To do:
An exact, complete copy of the data is all that is needed.

Dataset entries:
((
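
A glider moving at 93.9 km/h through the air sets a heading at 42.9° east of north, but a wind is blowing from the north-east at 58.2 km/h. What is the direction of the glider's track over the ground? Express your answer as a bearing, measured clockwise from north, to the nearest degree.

039°

Taking east as x and north as y: velocity relative to the air = (63.920, 68.786) km/h; the air relative to ground = (-41.154, -41.154) km/h.
Velocity relative to ground = (63.920, 68.786) + (-41.154, -41.154) = (22.766, 27.632) km/h.
Bearing = atan2(22.77, 27.63) = 39.49° clockwise from north.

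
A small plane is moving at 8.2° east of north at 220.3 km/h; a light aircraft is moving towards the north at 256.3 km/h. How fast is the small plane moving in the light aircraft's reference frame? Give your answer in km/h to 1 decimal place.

Taking east as x and north as y: small plane velocity = (31.421, 218.048) km/h; light aircraft velocity = (0.000, 256.300) km/h.
Velocity of small plane relative to light aircraft = (31.421, 218.048) − (0.000, 256.300) = (31.421, -38.252) km/h.
Magnitude = |(31.421, -38.252)| = 49.503 km/h.

49.5 km/h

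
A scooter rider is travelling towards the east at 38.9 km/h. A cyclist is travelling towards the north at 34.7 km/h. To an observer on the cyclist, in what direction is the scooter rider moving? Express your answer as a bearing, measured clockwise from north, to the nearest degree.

Taking east as x and north as y: scooter rider velocity = (38.900, 0.000) km/h; cyclist velocity = (0.000, 34.700) km/h.
Velocity of scooter rider relative to cyclist = (38.900, 0.000) − (0.000, 34.700) = (38.900, -34.700) km/h.
Bearing = atan2(38.90, -34.70) = 131.73° clockwise from north.

132°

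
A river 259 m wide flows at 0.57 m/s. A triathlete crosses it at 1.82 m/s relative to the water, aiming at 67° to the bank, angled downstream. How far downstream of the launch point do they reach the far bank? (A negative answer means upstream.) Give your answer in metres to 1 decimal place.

198.1 m

Perpendicular speed = 1.675 m/s; crossing time = 259 / 1.675 = 154.597 s.
Net downstream speed = 1.281 m/s.
Drift = 1.281 × 154.597 = 198.060 m (downstream).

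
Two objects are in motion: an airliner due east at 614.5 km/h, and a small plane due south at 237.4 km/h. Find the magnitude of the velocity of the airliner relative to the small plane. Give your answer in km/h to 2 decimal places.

658.76 km/h

Taking east as x and north as y: airliner velocity = (614.500, 0.000) km/h; small plane velocity = (0.000, -237.400) km/h.
Velocity of airliner relative to small plane = (614.500, 0.000) − (0.000, -237.400) = (614.500, 237.400) km/h.
Magnitude = |(614.500, 237.400)| = 658.763 km/h.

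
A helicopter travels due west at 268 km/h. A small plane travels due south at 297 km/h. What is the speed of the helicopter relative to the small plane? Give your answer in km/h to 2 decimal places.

Taking east as x and north as y: helicopter velocity = (-268.000, 0.000) km/h; small plane velocity = (0.000, -297.000) km/h.
Velocity of helicopter relative to small plane = (-268.000, 0.000) − (0.000, -297.000) = (-268.000, 297.000) km/h.
Magnitude = |(-268.000, 297.000)| = 400.041 km/h.

400.04 km/h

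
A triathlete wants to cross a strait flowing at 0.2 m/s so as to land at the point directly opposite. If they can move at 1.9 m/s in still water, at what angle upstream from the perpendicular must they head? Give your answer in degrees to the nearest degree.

6°

To cancel the current, the upstream component of the triathlete's velocity must equal the flow: 1.9 sin θ = 0.2.
sin θ = 0.2 / 1.9 = 0.1053.
θ = arcsin(0.1053) = 6.042°.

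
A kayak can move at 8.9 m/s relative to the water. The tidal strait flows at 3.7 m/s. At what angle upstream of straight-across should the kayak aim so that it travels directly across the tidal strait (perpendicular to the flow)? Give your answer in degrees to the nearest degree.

25°

To cancel the current, the upstream component of the kayak's velocity must equal the flow: 8.9 sin θ = 3.7.
sin θ = 3.7 / 8.9 = 0.4157.
θ = arcsin(0.4157) = 24.565°.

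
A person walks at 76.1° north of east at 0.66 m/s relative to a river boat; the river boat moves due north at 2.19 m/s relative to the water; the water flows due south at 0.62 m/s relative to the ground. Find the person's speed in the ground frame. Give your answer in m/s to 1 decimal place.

In east/north components (m/s): person relative to river boat = (0.159, 0.641); river boat relative to water = (0.000, 2.190); water relative to ground = (0.000, -0.620).
Sum = (0.159, 2.211) m/s.
Speed = |(0.159, 2.211)| = 2.216 m/s.

2.2 m/s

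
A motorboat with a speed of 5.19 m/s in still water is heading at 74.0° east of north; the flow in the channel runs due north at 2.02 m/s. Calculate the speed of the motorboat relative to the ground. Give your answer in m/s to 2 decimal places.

6.07 m/s

Taking east as x and north as y: velocity relative to the water = (4.989, 1.431) m/s; the water relative to ground = (0.000, 2.020) m/s.
Velocity relative to ground = (4.989, 1.431) + (0.000, 2.020) = (4.989, 3.451) m/s.
Speed = |(4.989, 3.451)| = 6.066 m/s.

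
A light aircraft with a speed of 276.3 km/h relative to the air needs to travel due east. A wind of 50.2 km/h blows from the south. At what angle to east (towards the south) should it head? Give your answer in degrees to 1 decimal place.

10.5°

The wind pushes perpendicular to the desired track; the heading must have a component into the wind equal to 50.2 km/h: 276.3 sin θ = 50.2.
sin θ = 0.1817, so θ = 10.468°.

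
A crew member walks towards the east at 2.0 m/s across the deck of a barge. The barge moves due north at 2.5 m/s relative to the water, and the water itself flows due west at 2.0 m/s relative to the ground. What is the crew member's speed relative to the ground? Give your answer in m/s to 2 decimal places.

2.50 m/s

In east/north components (m/s): crew member relative to barge = (2.000, 0.000); barge relative to water = (0.000, 2.500); water relative to ground = (-2.000, 0.000).
Sum = (0.000, 2.500) m/s.
Speed = |(0.000, 2.500)| = 2.500 m/s.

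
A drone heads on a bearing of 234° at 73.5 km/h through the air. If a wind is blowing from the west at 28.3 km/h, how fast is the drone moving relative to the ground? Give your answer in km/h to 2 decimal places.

53.27 km/h

Taking east as x and north as y: velocity relative to the air = (-59.463, -43.202) km/h; the air relative to ground = (28.300, 0.000) km/h.
Velocity relative to ground = (-59.463, -43.202) + (28.300, 0.000) = (-31.163, -43.202) km/h.
Speed = |(-31.163, -43.202)| = 53.269 km/h.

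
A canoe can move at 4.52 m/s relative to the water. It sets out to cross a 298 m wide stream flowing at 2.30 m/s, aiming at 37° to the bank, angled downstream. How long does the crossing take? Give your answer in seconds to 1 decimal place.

109.6 s

The component of the canoe's velocity perpendicular to the bank is 4.52 × sin 37° = 2.720 m/s.
The current is parallel to the bank, so it does not affect the crossing time.
Time = 298 / 2.720 = 109.551 s.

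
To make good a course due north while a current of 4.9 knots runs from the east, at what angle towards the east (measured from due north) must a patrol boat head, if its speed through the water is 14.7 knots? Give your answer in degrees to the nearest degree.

The current pushes perpendicular to the desired track; the heading must have a component into the current equal to 4.9 knots: 14.7 sin θ = 4.9.
sin θ = 0.3333, so θ = 19.471°.

19°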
))
Solved problem:
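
A glider moving at 93.9 km/h through the air sets a heading at 42.9° east of north, but a wind is blowing from the north-east at 58.2 km/h. What is the direction of the glider's track over the ground? Express your answer as a bearing, measured clockwise from north, to the nearest degree.

039°

Taking east as x and north as y: velocity relative to the air = (63.920, 68.786) km/h; the air relative to ground = (-41.154, -41.154) km/h.
Velocity relative to ground = (63.920, 68.786) + (-41.154, -41.154) = (22.766, 27.632) km/h.
Bearing = atan2(22.77, 27.63) = 39.49° clockwise from north.

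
A small plane is moving at 8.2° east of north at 220.3 km/h; a light aircraft is moving towards the north at 256.3 km/h. How fast is the small plane moving in the light aircraft's reference frame? Give your answer in km/h to 1 decimal place.

Taking east as x and north as y: small plane velocity = (31.421, 218.048) km/h; light aircraft velocity = (0.000, 256.300) km/h.
Velocity of small plane relative to light aircraft = (31.421, 218.048) − (0.000, 256.300) = (31.421, -38.252) km/h.
Magnitude = |(31.421, -38.252)| = 49.503 km/h.

49.5 km/h

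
A scooter rider is travelling towards the east at 38.9 km/h. A cyclist is travelling towards the north at 34.7 km/h. To an observer on the cyclist, in what direction is the scooter rider moving? Express your answer as a bearing, measured clockwise from north, to the nearest degree.

Taking east as x and north as y: scooter rider velocity = (38.900, 0.000) km/h; cyclist velocity = (0.000, 34.700) km/h.
Velocity of scooter rider relative to cyclist = (38.900, 0.000) − (0.000, 34.700) = (38.900, -34.700) km/h.
Bearing = atan2(38.90, -34.70) = 131.73° clockwise from north.

132°

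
A river 259 m wide flows at 0.57 m/s. A triathlete crosses it at 1.82 m/s relative to the water, aiming at 67° to the bank, angled downstream. How far downstream of the launch point do they reach the far bank? (A negative answer means upstream.) Give your answer in metres to 1 decimal place.

198.1 m

Perpendicular speed = 1.675 m/s; crossing time = 259 / 1.675 = 154.597 s.
Net downstream speed = 1.281 m/s.
Drift = 1.281 × 154.597 = 198.060 m (downstream).

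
Two objects are in motion: an airliner due east at 614.5 km/h, and a small plane due south at 237.4 km/h. Find the magnitude of the velocity of the airliner relative to the small plane. Give your answer in km/h to 2 decimal places.

658.76 km/h

Taking east as x and north as y: airliner velocity = (614.500, 0.000) km/h; small plane velocity = (0.000, -237.400) km/h.
Velocity of airliner relative to small plane = (614.500, 0.000) − (0.000, -237.400) = (614.500, 237.400) km/h.
Magnitude = |(614.500, 237.400)| = 658.763 km/h.

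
A helicopter travels due west at 268 km/h. A small plane travels due south at 297 km/h. What is the speed of the helicopter relative to the small plane? Give your answer in km/h to 2 decimal places.

Taking east as x and north as y: helicopter velocity = (-268.000, 0.000) km/h; small plane velocity = (0.000, -297.000) km/h.
Velocity of helicopter relative to small plane = (-268.000, 0.000) − (0.000, -297.000) = (-268.000, 297.000) km/h.
Magnitude = |(-268.000, 297.000)| = 400.041 km/h.

400.04 km/h

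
A triathlete wants to cross a strait flowing at 0.2 m/s so as to land at the point directly opposite. If they can move at 1.9 m/s in still water, at what angle upstream from the perpendicular must they head? Give your answer in degrees to the nearest degree.

6°

To cancel the current, the upstream component of the triathlete's velocity must equal the flow: 1.9 sin θ = 0.2.
sin θ = 0.2 / 1.9 = 0.1053.
θ = arcsin(0.1053) = 6.042°.

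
A kayak can move at 8.9 m/s relative to the water. The tidal strait flows at 3.7 m/s. At what angle upstream of straight-across should the kayak aim so that it travels directly across the tidal strait (perpendicular to the flow)? Give your answer in degrees to the nearest degree.

25°

To cancel the current, the upstream component of the kayak's velocity must equal the flow: 8.9 sin θ = 3.7.
sin θ = 3.7 / 8.9 = 0.4157.
θ = arcsin(0.4157) = 24.565°.

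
A person walks at 76.1° north of east at 0.66 m/s relative to a river boat; the river boat moves due north at 2.19 m/s relative to the water; the water flows due south at 0.62 m/s relative to the ground. Find the person's speed in the ground frame. Give your answer in m/s to 1 decimal place.

In east/north components (m/s): person relative to river boat = (0.159, 0.641); river boat relative to water = (0.000, 2.190); water relative to ground = (0.000, -0.620).
Sum = (0.159, 2.211) m/s.
Speed = |(0.159, 2.211)| = 2.216 m/s.

2.2 m/s

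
A motorboat with a speed of 5.19 m/s in still water is heading at 74.0° east of north; the flow in the channel runs due north at 2.02 m/s. Calculate the speed of the motorboat relative to the ground. Give your answer in m/s to 2 decimal places.

6.07 m/s

Taking east as x and north as y: velocity relative to the water = (4.989, 1.431) m/s; the water relative to ground = (0.000, 2.020) m/s.
Velocity relative to ground = (4.989, 1.431) + (0.000, 2.020) = (4.989, 3.451) m/s.
Speed = |(4.989, 3.451)| = 6.066 m/s.

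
A light aircraft with a speed of 276.3 km/h relative to the air needs to travel due east. A wind of 50.2 km/h blows from the south. At what angle to east (towards the south) should it head? Give your answer in degrees to 1 decimal place.

10.5°

The wind pushes perpendicular to the desired track; the heading must have a component into the wind equal to 50.2 km/h: 276.3 sin θ = 50.2.
sin θ = 0.1817, so θ = 10.468°.

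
A crew member walks towards the east at 2.0 m/s across the deck of a barge. The barge moves due north at 2.5 m/s relative to the water, and the water itself flows due west at 2.0 m/s relative to the ground. What is the crew member's speed relative to the ground? Give your answer in m/s to 2 decimal places.

2.50 m/s

In east/north components (m/s): crew member relative to barge = (2.000, 0.000); barge relative to water = (0.000, 2.500); water relative to ground = (-2.000, 0.000).
Sum = (0.000, 2.500) m/s.
Speed = |(0.000, 2.500)| = 2.500 m/s.

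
A drone heads on a bearing of 234° at 73.5 km/h through the air. If a wind is blowing from the west at 28.3 km/h, how fast is the drone moving relative to the ground? Give your answer in km/h to 2 decimal places.

53.27 km/h

Taking east as x and north as y: velocity relative to the air = (-59.463, -43.202) km/h; the air relative to ground = (28.300, 0.000) km/h.
Velocity relative to ground = (-59.463, -43.202) + (28.300, 0.000) = (-31.163, -43.202) km/h.
Speed = |(-31.163, -43.202)| = 53.269 km/h.

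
A canoe can move at 4.52 m/s relative to the water. It sets out to cross a 298 m wide stream flowing at 2.30 m/s, aiming at 37° to the bank, angled downstream. How long does the crossing take? Give your answer in seconds to 1 decimal place.

109.6 s

The component of the canoe's velocity perpendicular to the bank is 4.52 × sin 37° = 2.720 m/s.
The current is parallel to the bank, so it does not affect the crossing time.
Time = 298 / 2.720 = 109.551 s.

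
To make good a course due north while a current of 4.9 knots runs from the east, at what angle towards the east (measured from due north) must a patrol boat head, if its speed through the water is 14.7 knots? Give your answer in degrees to the nearest degree.

The current pushes perpendicular to the desired track; the heading must have a component into the current equal to 4.9 knots: 14.7 sin θ = 4.9.
sin θ = 0.3333, so θ = 19.471°.

19°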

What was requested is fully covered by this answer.